Activity. Without altering a single character, set down all of the data below.

───── Data shown

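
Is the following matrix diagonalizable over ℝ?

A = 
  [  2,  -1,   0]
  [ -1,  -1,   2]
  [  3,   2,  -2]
No

Characteristic polynomial: det(λI - A) = λ³ + λ² - 9λ + 8
By the rational root theorem any rational root is an integer dividing 8; none of those is a root, so p(λ) has no rational roots and hence (being an irreducible cubic) no repeated roots.
Discriminant of the cubic: Δ = -59
Δ < 0 ⇒ one real eigenvalue and a complex-conjugate pair: λ ≈ -3.865, 1.432 + 0.1368i, 1.432 - 0.1368i
Has complex eigenvalues (not diagonalizable over ℝ).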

──────────

Solution to the exercise.
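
Is the following matrix diagonalizable over ℝ?

A = 
  [  2,  -1,   0]
  [ -1,  -1,   2]
  [  3,   2,  -2]
No

Characteristic polynomial: det(λI - A) = λ³ + λ² - 9λ + 8
By the rational root theorem any rational root is an integer dividing 8; none of those is a root, so p(λ) has no rational roots and hence (being an irreducible cubic) no repeated roots.
Discriminant of the cubic: Δ = -59
Δ < 0 ⇒ one real eigenvalue and a complex-conjugate pair: λ ≈ -3.865, 1.432 + 0.1368i, 1.432 - 0.1368i
Has complex eigenvalues (not diagonalizable over ℝ).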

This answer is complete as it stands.